Start of Data
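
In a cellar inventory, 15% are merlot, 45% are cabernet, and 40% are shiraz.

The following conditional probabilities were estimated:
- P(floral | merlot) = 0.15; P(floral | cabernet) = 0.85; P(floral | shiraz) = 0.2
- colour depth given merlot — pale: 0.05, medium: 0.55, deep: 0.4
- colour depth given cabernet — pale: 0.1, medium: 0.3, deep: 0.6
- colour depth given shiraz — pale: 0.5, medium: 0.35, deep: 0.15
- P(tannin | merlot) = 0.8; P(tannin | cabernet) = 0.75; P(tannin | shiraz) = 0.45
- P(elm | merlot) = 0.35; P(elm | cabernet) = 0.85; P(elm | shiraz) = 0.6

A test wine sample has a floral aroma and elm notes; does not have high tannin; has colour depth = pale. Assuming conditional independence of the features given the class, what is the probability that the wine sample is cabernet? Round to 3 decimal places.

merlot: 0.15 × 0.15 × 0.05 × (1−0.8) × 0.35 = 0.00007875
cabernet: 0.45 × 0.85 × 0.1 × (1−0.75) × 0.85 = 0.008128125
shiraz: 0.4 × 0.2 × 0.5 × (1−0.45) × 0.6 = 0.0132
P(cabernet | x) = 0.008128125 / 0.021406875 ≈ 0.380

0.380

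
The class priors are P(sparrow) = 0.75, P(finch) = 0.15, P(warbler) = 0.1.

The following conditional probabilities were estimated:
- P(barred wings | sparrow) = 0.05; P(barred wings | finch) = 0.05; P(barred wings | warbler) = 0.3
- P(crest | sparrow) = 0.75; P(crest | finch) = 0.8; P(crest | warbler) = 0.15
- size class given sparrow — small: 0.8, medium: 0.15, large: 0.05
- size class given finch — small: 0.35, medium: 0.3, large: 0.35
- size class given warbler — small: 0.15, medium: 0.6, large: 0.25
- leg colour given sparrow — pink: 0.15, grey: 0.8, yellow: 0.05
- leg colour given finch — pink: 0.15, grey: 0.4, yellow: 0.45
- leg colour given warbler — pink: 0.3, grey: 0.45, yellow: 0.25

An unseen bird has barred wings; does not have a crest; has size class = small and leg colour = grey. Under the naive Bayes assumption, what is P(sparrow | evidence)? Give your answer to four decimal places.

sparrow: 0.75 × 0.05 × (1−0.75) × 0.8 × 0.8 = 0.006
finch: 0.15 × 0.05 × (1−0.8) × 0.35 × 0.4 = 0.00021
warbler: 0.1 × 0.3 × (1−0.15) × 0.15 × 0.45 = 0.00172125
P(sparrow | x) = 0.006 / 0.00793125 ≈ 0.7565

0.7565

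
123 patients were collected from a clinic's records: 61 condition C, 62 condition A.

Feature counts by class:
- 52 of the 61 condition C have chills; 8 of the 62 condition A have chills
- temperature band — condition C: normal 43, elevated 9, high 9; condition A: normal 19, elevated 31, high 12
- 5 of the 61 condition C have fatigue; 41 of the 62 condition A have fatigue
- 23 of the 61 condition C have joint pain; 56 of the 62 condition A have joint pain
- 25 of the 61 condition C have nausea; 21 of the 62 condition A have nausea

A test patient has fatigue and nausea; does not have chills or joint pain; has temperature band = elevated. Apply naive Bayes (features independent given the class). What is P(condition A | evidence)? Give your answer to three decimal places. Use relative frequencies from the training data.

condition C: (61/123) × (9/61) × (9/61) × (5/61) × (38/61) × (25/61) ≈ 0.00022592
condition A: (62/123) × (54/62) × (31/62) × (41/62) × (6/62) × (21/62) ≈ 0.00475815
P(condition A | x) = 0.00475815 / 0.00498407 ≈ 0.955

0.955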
End of Data
Start of Data
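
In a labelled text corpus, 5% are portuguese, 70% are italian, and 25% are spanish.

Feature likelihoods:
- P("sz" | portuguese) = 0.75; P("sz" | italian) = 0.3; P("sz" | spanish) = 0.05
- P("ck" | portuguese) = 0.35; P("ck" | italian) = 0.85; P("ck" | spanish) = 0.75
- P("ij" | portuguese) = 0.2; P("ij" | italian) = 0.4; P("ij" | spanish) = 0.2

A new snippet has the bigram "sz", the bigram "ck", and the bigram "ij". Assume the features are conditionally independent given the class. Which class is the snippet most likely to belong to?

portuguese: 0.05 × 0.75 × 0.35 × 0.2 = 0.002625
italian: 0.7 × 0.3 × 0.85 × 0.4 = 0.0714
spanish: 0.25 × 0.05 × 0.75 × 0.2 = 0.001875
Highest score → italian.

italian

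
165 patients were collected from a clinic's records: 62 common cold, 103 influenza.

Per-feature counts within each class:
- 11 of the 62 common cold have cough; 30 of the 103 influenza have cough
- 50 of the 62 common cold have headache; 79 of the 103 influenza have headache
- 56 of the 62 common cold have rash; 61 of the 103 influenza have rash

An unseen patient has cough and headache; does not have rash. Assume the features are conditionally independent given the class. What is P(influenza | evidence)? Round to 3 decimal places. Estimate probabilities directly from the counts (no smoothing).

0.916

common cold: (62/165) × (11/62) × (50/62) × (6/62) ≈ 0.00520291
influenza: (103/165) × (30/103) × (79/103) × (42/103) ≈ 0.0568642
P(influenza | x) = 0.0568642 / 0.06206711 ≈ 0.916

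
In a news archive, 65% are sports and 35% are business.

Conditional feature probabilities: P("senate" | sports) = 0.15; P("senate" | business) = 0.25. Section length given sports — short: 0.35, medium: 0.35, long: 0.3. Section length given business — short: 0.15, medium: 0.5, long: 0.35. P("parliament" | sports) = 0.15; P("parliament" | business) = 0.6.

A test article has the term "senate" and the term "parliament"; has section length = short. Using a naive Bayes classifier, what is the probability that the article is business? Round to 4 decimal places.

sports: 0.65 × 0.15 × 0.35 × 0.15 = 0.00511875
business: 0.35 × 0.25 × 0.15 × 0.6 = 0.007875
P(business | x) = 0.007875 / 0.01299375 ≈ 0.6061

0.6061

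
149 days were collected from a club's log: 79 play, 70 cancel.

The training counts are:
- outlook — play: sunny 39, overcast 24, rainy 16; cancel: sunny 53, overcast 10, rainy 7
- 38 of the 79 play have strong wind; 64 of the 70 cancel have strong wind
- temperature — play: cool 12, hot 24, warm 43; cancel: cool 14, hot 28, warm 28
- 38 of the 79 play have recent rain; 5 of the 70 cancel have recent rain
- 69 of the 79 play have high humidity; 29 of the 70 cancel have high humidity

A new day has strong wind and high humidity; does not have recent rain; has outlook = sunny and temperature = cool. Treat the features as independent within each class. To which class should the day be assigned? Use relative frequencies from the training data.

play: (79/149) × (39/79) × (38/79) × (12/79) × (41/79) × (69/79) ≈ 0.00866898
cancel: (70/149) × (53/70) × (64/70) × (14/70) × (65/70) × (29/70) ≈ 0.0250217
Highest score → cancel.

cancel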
End of Data
The problem: Retype the entries above exactly, but only from the line containing "In a cellar" through the line containing "- 52 of the", both included.

Your solution:
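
In a cellar inventory, 15% are merlot, 45% are cabernet, and 40% are shiraz.

The following conditional probabilities were estimated:
- P(floral | merlot) = 0.15; P(floral | cabernet) = 0.85; P(floral | shiraz) = 0.2
- colour depth given merlot — pale: 0.05, medium: 0.55, deep: 0.4
- colour depth given cabernet — pale: 0.1, medium: 0.3, deep: 0.6
- colour depth given shiraz — pale: 0.5, medium: 0.35, deep: 0.15
- P(tannin | merlot) = 0.8; P(tannin | cabernet) = 0.75; P(tannin | shiraz) = 0.45
- P(elm | merlot) = 0.35; P(elm | cabernet) = 0.85; P(elm | shiraz) = 0.6

A test wine sample has a floral aroma and elm notes; does not have high tannin; has colour depth = pale. Assuming conditional independence of the features given the class, what is the probability that the wine sample is cabernet? Round to 3 decimal places.

merlot: 0.15 × 0.15 × 0.05 × (1−0.8) × 0.35 = 0.00007875
cabernet: 0.45 × 0.85 × 0.1 × (1−0.75) × 0.85 = 0.008128125
shiraz: 0.4 × 0.2 × 0.5 × (1−0.45) × 0.6 = 0.0132
P(cabernet | x) = 0.008128125 / 0.021406875 ≈ 0.380

0.380

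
The class priors are P(sparrow) = 0.75, P(finch) = 0.15, P(warbler) = 0.1.

The following conditional probabilities were estimated:
- P(barred wings | sparrow) = 0.05; P(barred wings | finch) = 0.05; P(barred wings | warbler) = 0.3
- P(crest | sparrow) = 0.75; P(crest | finch) = 0.8; P(crest | warbler) = 0.15
- size class given sparrow — small: 0.8, medium: 0.15, large: 0.05
- size class given finch — small: 0.35, medium: 0.3, large: 0.35
- size class given warbler — small: 0.15, medium: 0.6, large: 0.25
- leg colour given sparrow — pink: 0.15, grey: 0.8, yellow: 0.05
- leg colour given finch — pink: 0.15, grey: 0.4, yellow: 0.45
- leg colour given warbler — pink: 0.3, grey: 0.45, yellow: 0.25

An unseen bird has barred wings; does not have a crest; has size class = small and leg colour = grey. Under the naive Bayes assumption, what is P(sparrow | evidence)? Give your answer to four decimal places.

sparrow: 0.75 × 0.05 × (1−0.75) × 0.8 × 0.8 = 0.006
finch: 0.15 × 0.05 × (1−0.8) × 0.35 × 0.4 = 0.00021
warbler: 0.1 × 0.3 × (1−0.15) × 0.15 × 0.45 = 0.00172125
P(sparrow | x) = 0.006 / 0.00793125 ≈ 0.7565

0.7565

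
123 patients were collected from a clinic's records: 61 condition C, 62 condition A.

Feature counts by class:
- 52 of the 61 condition C have chills; 8 of the 62 condition A have chills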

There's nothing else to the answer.